Saved entries:

§ §

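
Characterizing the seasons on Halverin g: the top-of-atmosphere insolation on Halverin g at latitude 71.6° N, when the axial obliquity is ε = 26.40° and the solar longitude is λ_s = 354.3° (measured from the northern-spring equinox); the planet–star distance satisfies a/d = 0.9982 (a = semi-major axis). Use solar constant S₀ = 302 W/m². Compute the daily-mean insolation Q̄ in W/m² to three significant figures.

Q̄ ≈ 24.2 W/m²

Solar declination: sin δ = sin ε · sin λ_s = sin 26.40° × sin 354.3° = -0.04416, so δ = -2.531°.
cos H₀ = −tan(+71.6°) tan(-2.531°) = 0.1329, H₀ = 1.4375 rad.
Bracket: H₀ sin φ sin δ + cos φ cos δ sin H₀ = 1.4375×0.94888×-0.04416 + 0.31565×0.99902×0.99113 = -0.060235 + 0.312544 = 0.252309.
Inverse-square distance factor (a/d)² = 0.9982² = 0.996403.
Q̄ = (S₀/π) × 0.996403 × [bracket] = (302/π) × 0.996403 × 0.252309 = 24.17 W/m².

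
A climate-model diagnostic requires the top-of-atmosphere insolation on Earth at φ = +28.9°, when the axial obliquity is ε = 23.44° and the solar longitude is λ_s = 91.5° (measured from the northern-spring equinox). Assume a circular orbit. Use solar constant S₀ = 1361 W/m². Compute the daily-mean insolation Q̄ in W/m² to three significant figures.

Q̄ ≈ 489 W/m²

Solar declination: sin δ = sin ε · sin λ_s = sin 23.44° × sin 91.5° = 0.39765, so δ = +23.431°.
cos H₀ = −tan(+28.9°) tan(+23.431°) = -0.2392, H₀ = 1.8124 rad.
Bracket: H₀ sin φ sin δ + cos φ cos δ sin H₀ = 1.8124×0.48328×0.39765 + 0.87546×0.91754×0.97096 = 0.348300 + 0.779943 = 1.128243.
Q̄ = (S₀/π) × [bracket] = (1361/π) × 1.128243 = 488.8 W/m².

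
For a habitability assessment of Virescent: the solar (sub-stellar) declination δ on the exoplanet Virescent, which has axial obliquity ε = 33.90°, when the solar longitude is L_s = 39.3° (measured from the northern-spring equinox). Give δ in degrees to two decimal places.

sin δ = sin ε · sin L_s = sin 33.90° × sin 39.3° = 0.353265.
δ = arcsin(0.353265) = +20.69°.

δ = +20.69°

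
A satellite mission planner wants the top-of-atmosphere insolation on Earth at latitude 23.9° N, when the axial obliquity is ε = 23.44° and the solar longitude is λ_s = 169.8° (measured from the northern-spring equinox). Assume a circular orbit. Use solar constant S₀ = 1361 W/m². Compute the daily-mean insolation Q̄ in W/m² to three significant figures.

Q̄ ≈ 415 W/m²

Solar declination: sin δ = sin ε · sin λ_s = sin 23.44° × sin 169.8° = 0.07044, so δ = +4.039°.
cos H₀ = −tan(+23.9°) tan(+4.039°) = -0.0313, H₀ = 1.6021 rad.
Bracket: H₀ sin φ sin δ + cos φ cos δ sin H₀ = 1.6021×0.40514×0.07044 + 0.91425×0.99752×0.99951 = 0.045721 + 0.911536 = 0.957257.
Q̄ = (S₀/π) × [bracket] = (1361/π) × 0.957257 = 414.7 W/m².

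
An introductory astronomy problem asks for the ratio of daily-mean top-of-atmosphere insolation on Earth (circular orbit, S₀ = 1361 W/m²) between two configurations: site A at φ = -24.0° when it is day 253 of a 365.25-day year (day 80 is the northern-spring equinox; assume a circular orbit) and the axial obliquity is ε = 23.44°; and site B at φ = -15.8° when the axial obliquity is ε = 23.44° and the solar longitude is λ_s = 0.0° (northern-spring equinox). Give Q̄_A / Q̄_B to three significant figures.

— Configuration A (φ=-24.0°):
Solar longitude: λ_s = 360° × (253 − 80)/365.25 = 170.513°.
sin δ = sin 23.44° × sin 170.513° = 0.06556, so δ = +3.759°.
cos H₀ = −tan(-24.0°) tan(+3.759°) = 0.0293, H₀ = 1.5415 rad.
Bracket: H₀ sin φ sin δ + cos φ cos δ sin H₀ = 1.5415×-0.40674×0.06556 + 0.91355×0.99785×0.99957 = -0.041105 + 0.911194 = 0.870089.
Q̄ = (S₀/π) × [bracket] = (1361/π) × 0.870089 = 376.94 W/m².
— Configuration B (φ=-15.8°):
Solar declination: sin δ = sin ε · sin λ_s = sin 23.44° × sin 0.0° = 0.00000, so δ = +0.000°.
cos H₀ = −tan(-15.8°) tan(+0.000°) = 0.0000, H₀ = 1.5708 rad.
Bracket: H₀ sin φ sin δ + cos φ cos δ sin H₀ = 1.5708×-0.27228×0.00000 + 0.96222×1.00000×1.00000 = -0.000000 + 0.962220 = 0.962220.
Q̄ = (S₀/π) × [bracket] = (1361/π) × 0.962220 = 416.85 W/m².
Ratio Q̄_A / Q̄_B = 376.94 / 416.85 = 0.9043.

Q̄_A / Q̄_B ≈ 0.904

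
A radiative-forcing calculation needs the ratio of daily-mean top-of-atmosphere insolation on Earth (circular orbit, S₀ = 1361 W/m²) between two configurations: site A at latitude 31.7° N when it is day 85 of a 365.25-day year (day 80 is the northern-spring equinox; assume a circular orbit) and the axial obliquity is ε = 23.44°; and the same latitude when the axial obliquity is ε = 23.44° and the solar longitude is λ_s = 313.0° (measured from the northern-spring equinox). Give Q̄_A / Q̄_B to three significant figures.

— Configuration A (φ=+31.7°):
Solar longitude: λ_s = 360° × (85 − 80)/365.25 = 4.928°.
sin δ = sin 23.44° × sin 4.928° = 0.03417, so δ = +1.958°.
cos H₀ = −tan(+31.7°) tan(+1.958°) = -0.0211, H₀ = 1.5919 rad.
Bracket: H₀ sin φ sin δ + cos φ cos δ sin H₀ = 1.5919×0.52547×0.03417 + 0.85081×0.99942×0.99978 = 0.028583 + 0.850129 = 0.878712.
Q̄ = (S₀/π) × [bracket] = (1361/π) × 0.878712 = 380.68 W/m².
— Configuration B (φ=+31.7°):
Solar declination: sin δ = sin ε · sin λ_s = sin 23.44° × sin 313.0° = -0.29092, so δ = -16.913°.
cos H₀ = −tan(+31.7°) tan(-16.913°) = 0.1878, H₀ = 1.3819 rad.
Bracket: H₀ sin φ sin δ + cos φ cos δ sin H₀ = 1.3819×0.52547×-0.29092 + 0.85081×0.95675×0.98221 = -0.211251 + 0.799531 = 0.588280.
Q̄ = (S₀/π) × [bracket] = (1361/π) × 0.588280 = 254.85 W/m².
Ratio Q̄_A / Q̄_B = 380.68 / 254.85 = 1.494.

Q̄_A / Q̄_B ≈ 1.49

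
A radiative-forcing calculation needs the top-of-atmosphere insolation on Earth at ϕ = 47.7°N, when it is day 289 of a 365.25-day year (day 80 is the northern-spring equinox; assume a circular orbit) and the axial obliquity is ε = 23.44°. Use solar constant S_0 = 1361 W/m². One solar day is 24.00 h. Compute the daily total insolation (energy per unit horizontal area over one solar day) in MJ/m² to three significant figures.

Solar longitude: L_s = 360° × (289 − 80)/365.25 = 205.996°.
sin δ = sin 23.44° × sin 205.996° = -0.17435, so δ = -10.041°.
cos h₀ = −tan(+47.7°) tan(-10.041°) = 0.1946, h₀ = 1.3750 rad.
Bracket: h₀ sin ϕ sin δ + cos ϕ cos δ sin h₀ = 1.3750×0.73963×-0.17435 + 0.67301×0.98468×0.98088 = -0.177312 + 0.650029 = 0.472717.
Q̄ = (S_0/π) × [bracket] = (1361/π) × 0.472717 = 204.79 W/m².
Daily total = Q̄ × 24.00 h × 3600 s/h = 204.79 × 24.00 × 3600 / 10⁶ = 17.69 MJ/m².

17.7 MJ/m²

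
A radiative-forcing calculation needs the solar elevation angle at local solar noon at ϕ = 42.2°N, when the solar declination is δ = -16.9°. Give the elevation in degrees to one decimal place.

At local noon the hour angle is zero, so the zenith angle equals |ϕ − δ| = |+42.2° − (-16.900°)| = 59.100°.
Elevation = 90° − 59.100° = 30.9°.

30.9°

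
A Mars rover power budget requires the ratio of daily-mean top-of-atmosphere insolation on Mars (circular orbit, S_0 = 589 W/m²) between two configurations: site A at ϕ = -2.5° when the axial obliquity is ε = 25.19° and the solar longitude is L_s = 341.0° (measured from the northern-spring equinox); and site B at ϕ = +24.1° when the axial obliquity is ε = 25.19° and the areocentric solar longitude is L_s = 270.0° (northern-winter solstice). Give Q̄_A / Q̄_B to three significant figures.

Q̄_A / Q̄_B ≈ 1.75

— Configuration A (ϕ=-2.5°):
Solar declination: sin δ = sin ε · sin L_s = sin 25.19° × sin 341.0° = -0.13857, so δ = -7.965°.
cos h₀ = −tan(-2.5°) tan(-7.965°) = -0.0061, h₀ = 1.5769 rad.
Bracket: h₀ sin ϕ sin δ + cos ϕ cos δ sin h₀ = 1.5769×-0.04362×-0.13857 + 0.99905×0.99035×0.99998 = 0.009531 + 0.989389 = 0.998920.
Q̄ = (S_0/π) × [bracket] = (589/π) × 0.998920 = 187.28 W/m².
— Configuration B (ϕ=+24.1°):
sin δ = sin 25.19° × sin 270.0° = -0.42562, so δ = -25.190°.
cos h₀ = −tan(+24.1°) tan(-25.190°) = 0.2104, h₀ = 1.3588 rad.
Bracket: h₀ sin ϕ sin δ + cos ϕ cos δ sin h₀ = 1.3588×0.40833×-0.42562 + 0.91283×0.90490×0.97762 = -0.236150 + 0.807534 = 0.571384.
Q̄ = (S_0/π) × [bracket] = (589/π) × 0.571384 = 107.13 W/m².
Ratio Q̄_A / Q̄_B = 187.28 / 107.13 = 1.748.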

§ §

* _WHAT IS EXPECTED_
In the entries above, find the line containing "A Mars rover". Set down that line and every line after it through the last one, exactly and alone.

* _YOUR SOLUTION_
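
A Mars rover power budget requires the ratio of daily-mean top-of-atmosphere insolation on Mars (circular orbit, S_0 = 589 W/m²) between two configurations: site A at ϕ = -2.5° when the axial obliquity is ε = 25.19° and the solar longitude is L_s = 341.0° (measured from the northern-spring equinox); and site B at ϕ = +24.1° when the axial obliquity is ε = 25.19° and the areocentric solar longitude is L_s = 270.0° (northern-winter solstice). Give Q̄_A / Q̄_B to three significant figures.

Q̄_A / Q̄_B ≈ 1.75

— Configuration A (ϕ=-2.5°):
Solar declination: sin δ = sin ε · sin L_s = sin 25.19° × sin 341.0° = -0.13857, so δ = -7.965°.
cos h₀ = −tan(-2.5°) tan(-7.965°) = -0.0061, h₀ = 1.5769 rad.
Bracket: h₀ sin ϕ sin δ + cos ϕ cos δ sin h₀ = 1.5769×-0.04362×-0.13857 + 0.99905×0.99035×0.99998 = 0.009531 + 0.989389 = 0.998920.
Q̄ = (S_0/π) × [bracket] = (589/π) × 0.998920 = 187.28 W/m².
— Configuration B (ϕ=+24.1°):
sin δ = sin 25.19° × sin 270.0° = -0.42562, so δ = -25.190°.
cos h₀ = −tan(+24.1°) tan(-25.190°) = 0.2104, h₀ = 1.3588 rad.
Bracket: h₀ sin ϕ sin δ + cos ϕ cos δ sin h₀ = 1.3588×0.40833×-0.42562 + 0.91283×0.90490×0.97762 = -0.236150 + 0.807534 = 0.571384.
Q̄ = (S_0/π) × [bracket] = (589/π) × 0.571384 = 107.13 W/m².
Ratio Q̄_A / Q̄_B = 187.28 / 107.13 = 1.748.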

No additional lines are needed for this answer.